[Collected data]
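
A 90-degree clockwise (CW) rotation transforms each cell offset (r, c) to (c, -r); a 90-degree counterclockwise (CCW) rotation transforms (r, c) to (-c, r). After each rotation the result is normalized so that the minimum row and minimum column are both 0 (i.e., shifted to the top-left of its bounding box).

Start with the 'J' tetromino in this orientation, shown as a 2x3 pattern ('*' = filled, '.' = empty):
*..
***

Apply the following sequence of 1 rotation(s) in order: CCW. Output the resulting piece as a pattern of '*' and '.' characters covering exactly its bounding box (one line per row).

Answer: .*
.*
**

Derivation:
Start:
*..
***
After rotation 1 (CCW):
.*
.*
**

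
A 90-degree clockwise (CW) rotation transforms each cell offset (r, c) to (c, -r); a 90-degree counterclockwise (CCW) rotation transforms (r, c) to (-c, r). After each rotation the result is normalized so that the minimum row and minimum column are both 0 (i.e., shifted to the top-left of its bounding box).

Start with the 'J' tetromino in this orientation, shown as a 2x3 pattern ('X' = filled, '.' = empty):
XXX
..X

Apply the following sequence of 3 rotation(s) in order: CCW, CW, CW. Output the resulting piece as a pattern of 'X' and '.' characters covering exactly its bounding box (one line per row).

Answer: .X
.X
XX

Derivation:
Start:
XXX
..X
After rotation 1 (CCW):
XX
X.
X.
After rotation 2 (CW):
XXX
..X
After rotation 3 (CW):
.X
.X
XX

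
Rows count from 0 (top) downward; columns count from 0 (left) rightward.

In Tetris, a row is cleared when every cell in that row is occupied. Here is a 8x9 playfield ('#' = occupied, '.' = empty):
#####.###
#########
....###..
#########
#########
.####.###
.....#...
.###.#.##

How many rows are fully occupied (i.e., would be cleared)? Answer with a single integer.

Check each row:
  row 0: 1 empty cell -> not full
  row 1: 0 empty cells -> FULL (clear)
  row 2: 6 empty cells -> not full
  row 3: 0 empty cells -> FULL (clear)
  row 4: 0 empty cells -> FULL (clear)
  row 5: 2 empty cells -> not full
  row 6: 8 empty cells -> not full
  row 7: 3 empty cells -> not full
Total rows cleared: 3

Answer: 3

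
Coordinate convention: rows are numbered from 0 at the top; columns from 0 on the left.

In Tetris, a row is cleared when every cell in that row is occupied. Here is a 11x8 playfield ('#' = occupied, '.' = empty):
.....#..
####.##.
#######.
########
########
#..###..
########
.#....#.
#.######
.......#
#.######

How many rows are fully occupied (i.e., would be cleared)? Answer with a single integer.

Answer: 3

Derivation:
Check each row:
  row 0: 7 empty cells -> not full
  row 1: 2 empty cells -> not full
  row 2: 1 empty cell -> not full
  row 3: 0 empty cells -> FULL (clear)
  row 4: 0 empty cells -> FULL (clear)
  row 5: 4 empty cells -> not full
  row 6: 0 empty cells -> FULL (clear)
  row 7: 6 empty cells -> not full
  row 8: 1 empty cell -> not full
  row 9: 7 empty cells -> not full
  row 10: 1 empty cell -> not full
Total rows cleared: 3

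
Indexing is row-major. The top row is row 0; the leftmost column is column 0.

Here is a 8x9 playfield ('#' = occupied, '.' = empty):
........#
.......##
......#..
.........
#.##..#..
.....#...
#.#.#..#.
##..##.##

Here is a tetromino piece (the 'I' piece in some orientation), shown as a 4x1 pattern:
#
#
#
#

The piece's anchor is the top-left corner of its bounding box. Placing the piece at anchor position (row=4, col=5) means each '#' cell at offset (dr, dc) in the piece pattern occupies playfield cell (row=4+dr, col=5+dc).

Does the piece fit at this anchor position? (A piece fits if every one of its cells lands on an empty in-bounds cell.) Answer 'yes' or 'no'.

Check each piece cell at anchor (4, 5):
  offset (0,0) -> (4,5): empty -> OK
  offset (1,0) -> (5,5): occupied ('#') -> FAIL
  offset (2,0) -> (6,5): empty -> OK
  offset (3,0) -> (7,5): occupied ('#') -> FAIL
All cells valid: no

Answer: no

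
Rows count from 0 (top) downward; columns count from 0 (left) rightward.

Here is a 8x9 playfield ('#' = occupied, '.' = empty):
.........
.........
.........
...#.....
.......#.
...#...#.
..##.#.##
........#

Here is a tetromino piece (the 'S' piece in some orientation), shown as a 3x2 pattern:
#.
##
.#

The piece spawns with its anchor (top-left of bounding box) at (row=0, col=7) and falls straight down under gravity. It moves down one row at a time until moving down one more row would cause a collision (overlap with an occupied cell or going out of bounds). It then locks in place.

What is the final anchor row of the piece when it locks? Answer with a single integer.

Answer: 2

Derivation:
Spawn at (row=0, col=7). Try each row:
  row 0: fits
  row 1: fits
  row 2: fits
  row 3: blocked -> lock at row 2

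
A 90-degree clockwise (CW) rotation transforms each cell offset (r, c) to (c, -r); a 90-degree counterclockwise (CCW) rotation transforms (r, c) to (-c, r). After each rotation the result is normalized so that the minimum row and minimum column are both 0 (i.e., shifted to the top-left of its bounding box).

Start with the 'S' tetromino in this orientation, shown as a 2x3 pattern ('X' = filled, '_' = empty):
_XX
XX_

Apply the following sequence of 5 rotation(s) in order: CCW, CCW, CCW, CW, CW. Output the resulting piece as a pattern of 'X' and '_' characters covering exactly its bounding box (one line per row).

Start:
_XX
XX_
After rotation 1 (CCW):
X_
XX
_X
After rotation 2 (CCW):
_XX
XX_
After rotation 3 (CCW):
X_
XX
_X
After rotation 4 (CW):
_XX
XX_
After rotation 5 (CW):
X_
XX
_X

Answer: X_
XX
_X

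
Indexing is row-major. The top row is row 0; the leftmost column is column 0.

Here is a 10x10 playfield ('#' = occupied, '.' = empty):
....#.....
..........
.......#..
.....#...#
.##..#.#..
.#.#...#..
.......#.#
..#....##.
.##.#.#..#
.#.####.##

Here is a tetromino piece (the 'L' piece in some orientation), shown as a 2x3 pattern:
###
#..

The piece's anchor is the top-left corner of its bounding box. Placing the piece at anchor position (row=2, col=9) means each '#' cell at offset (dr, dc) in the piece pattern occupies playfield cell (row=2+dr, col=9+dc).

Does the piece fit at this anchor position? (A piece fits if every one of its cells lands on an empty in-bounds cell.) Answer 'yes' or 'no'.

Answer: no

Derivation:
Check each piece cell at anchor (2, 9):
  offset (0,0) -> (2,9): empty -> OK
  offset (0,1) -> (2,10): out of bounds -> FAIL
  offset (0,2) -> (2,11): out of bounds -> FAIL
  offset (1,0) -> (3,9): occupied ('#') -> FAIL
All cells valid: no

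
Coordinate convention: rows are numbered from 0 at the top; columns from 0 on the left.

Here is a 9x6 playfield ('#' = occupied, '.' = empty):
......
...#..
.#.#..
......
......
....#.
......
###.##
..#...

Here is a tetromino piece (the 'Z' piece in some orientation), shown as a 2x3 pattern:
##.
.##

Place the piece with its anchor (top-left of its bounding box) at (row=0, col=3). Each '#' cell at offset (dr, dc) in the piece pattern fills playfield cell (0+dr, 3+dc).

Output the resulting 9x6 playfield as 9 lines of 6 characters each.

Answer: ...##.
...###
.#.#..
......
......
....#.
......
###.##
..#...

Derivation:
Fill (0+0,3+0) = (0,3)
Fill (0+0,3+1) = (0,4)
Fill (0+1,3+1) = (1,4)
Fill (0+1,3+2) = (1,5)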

◆ **What you will do**
Reproduce all of the records precisely. No word may differ.

◆ **Written solution**
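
A 90-degree clockwise (CW) rotation transforms each cell offset (r, c) to (c, -r); a 90-degree counterclockwise (CCW) rotation transforms (r, c) to (-c, r). After each rotation the result is normalized so that the minimum row and minimum column are both 0 (i.e., shifted to the top-left of its bounding box).

Start with the 'J' tetromino in this orientation, shown as a 2x3 pattern ('*' = filled, '.' = empty):
*..
***

Apply the following sequence of 1 rotation(s) in order: CCW. Output the resulting piece as a pattern of '*' and '.' characters covering exactly its bounding box (one line per row).

Answer: .*
.*
**

Derivation:
Start:
*..
***
After rotation 1 (CCW):
.*
.*
**

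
A 90-degree clockwise (CW) rotation transforms each cell offset (r, c) to (c, -r); a 90-degree counterclockwise (CCW) rotation transforms (r, c) to (-c, r). After each rotation the result is normalized so that the minimum row and minimum column are both 0 (i.e., shifted to the top-left of its bounding box).

Start with the 'J' tetromino in this orientation, shown as a 2x3 pattern ('X' = filled, '.' = empty):
XXX
..X

Apply the following sequence of 3 rotation(s) in order: CCW, CW, CW. Output the resulting piece as a pattern of 'X' and '.' characters covering exactly its bounding box (one line per row).

Answer: .X
.X
XX

Derivation:
Start:
XXX
..X
After rotation 1 (CCW):
XX
X.
X.
After rotation 2 (CW):
XXX
..X
After rotation 3 (CW):
.X
.X
XX

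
Rows count from 0 (top) downward; columns count from 0 (left) rightward.

In Tetris, a row is cleared when every cell in that row is occupied. Here is a 8x9 playfield ('#' = occupied, '.' = empty):
#####.###
#########
....###..
#########
#########
.####.###
.....#...
.###.#.##

How many rows are fully occupied (i.e., would be cleared)? Answer with a single integer.

Check each row:
  row 0: 1 empty cell -> not full
  row 1: 0 empty cells -> FULL (clear)
  row 2: 6 empty cells -> not full
  row 3: 0 empty cells -> FULL (clear)
  row 4: 0 empty cells -> FULL (clear)
  row 5: 2 empty cells -> not full
  row 6: 8 empty cells -> not full
  row 7: 3 empty cells -> not full
Total rows cleared: 3

Answer: 3

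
Coordinate convention: rows are numbered from 0 at the top; columns from 0 on the left.

In Tetris, a row is cleared when every cell in that row is occupied. Here is a 11x8 playfield ('#' = occupied, '.' = empty):
.....#..
####.##.
#######.
########
########
#..###..
########
.#....#.
#.######
.......#
#.######

How many rows are fully occupied (i.e., would be cleared)? Answer with a single integer.

Answer: 3

Derivation:
Check each row:
  row 0: 7 empty cells -> not full
  row 1: 2 empty cells -> not full
  row 2: 1 empty cell -> not full
  row 3: 0 empty cells -> FULL (clear)
  row 4: 0 empty cells -> FULL (clear)
  row 5: 4 empty cells -> not full
  row 6: 0 empty cells -> FULL (clear)
  row 7: 6 empty cells -> not full
  row 8: 1 empty cell -> not full
  row 9: 7 empty cells -> not full
  row 10: 1 empty cell -> not full
Total rows cleared: 3

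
Indexing is row-major. The top row is row 0; the leftmost column is column 0.

Here is a 8x9 playfield ('#' = occupied, '.' = empty):
........#
.......##
......#..
.........
#.##..#..
.....#...
#.#.#..#.
##..##.##

Here is a tetromino piece (the 'I' piece in some orientation), shown as a 4x1 pattern:
#
#
#
#

The piece's anchor is the top-left corner of its bounding box. Placing the piece at anchor position (row=4, col=5) means each '#' cell at offset (dr, dc) in the piece pattern occupies playfield cell (row=4+dr, col=5+dc).

Does the piece fit at this anchor position? (A piece fits if every one of its cells lands on an empty in-bounds cell.) Answer 'yes' or 'no'.

Check each piece cell at anchor (4, 5):
  offset (0,0) -> (4,5): empty -> OK
  offset (1,0) -> (5,5): occupied ('#') -> FAIL
  offset (2,0) -> (6,5): empty -> OK
  offset (3,0) -> (7,5): occupied ('#') -> FAIL
All cells valid: no

Answer: no

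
Rows count from 0 (top) downward; columns count from 0 (left) rightward.

Here is a 8x9 playfield ('#' = occupied, '.' = empty):
.........
.........
.........
...#.....
.......#.
...#...#.
..##.#.##
........#

Here is a tetromino piece (the 'S' piece in some orientation), shown as a 3x2 pattern:
#.
##
.#

The piece spawns with its anchor (top-left of bounding box) at (row=0, col=7) and falls straight down under gravity. It moves down one row at a time until moving down one more row would cause a collision (overlap with an occupied cell or going out of bounds). It then locks in place.

What is the final anchor row of the piece when it locks? Answer with a single integer.

Answer: 2

Derivation:
Spawn at (row=0, col=7). Try each row:
  row 0: fits
  row 1: fits
  row 2: fits
  row 3: blocked -> lock at row 2

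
A 90-degree clockwise (CW) rotation transforms each cell offset (r, c) to (c, -r); a 90-degree counterclockwise (CCW) rotation transforms (r, c) to (-c, r). After each rotation the result is normalized so that the minimum row and minimum column are both 0 (i.e., shifted to the top-left of its bounding box).

Start with the 'S' tetromino in this orientation, shown as a 2x3 pattern ('X' = filled, '_' = empty):
_XX
XX_

Apply the following sequence of 5 rotation(s) in order: CCW, CCW, CCW, CW, CW. Output the resulting piece as a pattern of 'X' and '_' characters covering exactly its bounding box (one line per row).

Start:
_XX
XX_
After rotation 1 (CCW):
X_
XX
_X
After rotation 2 (CCW):
_XX
XX_
After rotation 3 (CCW):
X_
XX
_X
After rotation 4 (CW):
_XX
XX_
After rotation 5 (CW):
X_
XX
_X

Answer: X_
XX
_X

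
Indexing is row-major. The top row is row 0; the leftmost column is column 0.

Here is a 10x10 playfield ('#' = occupied, '.' = empty):
....#.....
..........
.......#..
.....#...#
.##..#.#..
.#.#...#..
.......#.#
..#....##.
.##.#.#..#
.#.####.##

Here is a tetromino piece (the 'L' piece in some orientation), shown as a 2x3 pattern:
###
#..

The piece's anchor is the top-left corner of its bounding box. Placing the piece at anchor position (row=2, col=9) means each '#' cell at offset (dr, dc) in the piece pattern occupies playfield cell (row=2+dr, col=9+dc).

Does the piece fit at this anchor position? (A piece fits if every one of its cells lands on an empty in-bounds cell.) Answer 'yes' or 'no'.

Answer: no

Derivation:
Check each piece cell at anchor (2, 9):
  offset (0,0) -> (2,9): empty -> OK
  offset (0,1) -> (2,10): out of bounds -> FAIL
  offset (0,2) -> (2,11): out of bounds -> FAIL
  offset (1,0) -> (3,9): occupied ('#') -> FAIL
All cells valid: no

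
Coordinate convention: rows are numbered from 0 at the top; columns from 0 on the left.

Here is a 9x6 playfield ('#' = occupied, '.' = empty):
......
...#..
.#.#..
......
......
....#.
......
###.##
..#...

Here is a tetromino piece (the 'Z' piece in some orientation), shown as a 2x3 pattern:
##.
.##

Place the piece with its anchor (top-left of its bounding box) at (row=0, col=3). Each '#' cell at offset (dr, dc) in the piece pattern fills playfield cell (0+dr, 3+dc).

Output the resulting 9x6 playfield as 9 lines of 6 characters each.

Answer: ...##.
...###
.#.#..
......
......
....#.
......
###.##
..#...

Derivation:
Fill (0+0,3+0) = (0,3)
Fill (0+0,3+1) = (0,4)
Fill (0+1,3+1) = (1,4)
Fill (0+1,3+2) = (1,5)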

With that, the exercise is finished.